----- Records shown -----

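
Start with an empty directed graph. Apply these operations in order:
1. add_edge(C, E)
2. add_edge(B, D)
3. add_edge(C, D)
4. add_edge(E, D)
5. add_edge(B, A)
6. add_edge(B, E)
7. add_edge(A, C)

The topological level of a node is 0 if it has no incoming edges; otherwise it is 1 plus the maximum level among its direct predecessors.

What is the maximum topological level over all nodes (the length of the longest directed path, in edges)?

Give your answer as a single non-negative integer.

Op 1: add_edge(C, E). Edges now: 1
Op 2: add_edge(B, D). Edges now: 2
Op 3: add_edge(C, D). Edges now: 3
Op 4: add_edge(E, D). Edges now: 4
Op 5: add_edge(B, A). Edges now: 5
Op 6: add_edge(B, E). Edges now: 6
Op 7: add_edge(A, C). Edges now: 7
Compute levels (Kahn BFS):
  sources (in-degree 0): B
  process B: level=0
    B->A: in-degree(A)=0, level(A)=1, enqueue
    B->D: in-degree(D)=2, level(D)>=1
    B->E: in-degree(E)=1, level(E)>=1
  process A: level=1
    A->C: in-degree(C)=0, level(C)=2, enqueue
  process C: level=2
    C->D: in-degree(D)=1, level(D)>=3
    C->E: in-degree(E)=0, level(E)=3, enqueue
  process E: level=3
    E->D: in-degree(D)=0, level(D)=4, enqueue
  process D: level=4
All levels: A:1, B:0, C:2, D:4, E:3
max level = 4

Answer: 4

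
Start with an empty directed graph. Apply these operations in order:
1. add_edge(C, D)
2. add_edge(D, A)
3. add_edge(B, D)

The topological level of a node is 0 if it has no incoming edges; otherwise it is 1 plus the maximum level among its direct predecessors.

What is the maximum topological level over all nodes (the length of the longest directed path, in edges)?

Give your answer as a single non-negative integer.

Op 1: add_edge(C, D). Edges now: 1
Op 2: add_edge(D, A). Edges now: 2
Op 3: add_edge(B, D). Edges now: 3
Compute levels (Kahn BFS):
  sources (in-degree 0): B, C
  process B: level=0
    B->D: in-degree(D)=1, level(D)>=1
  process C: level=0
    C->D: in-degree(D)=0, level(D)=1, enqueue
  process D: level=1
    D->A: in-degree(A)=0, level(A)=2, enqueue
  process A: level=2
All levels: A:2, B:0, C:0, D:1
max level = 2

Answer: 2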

-----

• _Exercise directions_:
A complete, exact repeat of the records is the required answer.

• _Task output_:
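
Start with an empty directed graph. Apply these operations in order:
1. add_edge(C, E)
2. add_edge(B, D)
3. add_edge(C, D)
4. add_edge(E, D)
5. add_edge(B, A)
6. add_edge(B, E)
7. add_edge(A, C)

The topological level of a node is 0 if it has no incoming edges; otherwise it is 1 plus the maximum level among its direct predecessors.

What is the maximum topological level over all nodes (the length of the longest directed path, in edges)?

Give your answer as a single non-negative integer.

Op 1: add_edge(C, E). Edges now: 1
Op 2: add_edge(B, D). Edges now: 2
Op 3: add_edge(C, D). Edges now: 3
Op 4: add_edge(E, D). Edges now: 4
Op 5: add_edge(B, A). Edges now: 5
Op 6: add_edge(B, E). Edges now: 6
Op 7: add_edge(A, C). Edges now: 7
Compute levels (Kahn BFS):
  sources (in-degree 0): B
  process B: level=0
    B->A: in-degree(A)=0, level(A)=1, enqueue
    B->D: in-degree(D)=2, level(D)>=1
    B->E: in-degree(E)=1, level(E)>=1
  process A: level=1
    A->C: in-degree(C)=0, level(C)=2, enqueue
  process C: level=2
    C->D: in-degree(D)=1, level(D)>=3
    C->E: in-degree(E)=0, level(E)=3, enqueue
  process E: level=3
    E->D: in-degree(D)=0, level(D)=4, enqueue
  process D: level=4
All levels: A:1, B:0, C:2, D:4, E:3
max level = 4

Answer: 4

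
Start with an empty directed graph. Apply these operations in order:
1. add_edge(C, D)
2. add_edge(D, A)
3. add_edge(B, D)

The topological level of a node is 0 if it has no incoming edges; otherwise it is 1 plus the maximum level among its direct predecessors.

What is the maximum topological level over all nodes (the length of the longest directed path, in edges)?

Give your answer as a single non-negative integer.

Op 1: add_edge(C, D). Edges now: 1
Op 2: add_edge(D, A). Edges now: 2
Op 3: add_edge(B, D). Edges now: 3
Compute levels (Kahn BFS):
  sources (in-degree 0): B, C
  process B: level=0
    B->D: in-degree(D)=1, level(D)>=1
  process C: level=0
    C->D: in-degree(D)=0, level(D)=1, enqueue
  process D: level=1
    D->A: in-degree(A)=0, level(A)=2, enqueue
  process A: level=2
All levels: A:2, B:0, C:0, D:1
max level = 2

Answer: 2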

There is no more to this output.